Stored records:
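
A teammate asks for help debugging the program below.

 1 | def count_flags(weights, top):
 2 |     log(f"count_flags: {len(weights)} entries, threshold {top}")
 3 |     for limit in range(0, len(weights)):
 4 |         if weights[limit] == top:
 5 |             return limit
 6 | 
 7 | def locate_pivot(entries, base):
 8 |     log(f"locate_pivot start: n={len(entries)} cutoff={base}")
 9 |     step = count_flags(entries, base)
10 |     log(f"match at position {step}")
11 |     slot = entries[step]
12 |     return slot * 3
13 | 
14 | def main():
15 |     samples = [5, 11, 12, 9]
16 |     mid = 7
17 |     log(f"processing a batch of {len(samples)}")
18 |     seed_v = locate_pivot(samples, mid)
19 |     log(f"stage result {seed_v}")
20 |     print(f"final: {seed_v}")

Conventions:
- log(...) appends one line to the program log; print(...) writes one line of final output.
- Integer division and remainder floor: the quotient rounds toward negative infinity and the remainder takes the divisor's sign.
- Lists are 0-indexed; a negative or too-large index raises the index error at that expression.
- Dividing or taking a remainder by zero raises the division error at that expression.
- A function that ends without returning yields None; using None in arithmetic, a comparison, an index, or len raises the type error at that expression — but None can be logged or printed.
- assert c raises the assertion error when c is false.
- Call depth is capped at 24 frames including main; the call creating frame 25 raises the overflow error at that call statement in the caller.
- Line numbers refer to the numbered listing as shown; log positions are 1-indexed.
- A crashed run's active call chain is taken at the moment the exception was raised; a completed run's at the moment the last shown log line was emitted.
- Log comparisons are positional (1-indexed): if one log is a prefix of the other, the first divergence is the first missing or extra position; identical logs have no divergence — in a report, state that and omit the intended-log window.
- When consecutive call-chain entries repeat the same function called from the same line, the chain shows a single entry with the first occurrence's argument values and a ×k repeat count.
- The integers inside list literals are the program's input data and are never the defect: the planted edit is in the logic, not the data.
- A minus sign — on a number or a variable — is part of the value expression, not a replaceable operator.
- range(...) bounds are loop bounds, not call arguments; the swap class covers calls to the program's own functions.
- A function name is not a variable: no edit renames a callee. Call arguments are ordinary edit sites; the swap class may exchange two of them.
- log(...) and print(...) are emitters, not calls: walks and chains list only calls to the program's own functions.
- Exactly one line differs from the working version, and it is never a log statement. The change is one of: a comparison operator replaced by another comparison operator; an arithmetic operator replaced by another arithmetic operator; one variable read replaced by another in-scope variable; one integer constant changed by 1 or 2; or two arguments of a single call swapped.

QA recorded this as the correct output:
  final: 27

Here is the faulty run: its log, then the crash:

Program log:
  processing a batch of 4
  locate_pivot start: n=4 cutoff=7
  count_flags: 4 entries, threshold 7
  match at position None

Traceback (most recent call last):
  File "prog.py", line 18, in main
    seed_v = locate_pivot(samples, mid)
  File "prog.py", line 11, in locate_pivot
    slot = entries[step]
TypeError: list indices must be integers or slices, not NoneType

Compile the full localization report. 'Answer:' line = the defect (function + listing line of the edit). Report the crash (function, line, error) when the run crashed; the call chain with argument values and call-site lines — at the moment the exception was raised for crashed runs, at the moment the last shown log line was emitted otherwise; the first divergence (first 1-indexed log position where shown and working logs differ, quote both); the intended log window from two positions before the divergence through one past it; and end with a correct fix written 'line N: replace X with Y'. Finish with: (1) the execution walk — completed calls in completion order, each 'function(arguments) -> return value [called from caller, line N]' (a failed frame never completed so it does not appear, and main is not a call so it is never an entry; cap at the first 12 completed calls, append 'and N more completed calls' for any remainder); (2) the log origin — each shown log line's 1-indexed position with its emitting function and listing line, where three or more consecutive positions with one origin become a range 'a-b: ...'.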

About this exercise
Exactly how many lines of the records include "operator"? Provide the number by itself.

Response to the exercise
2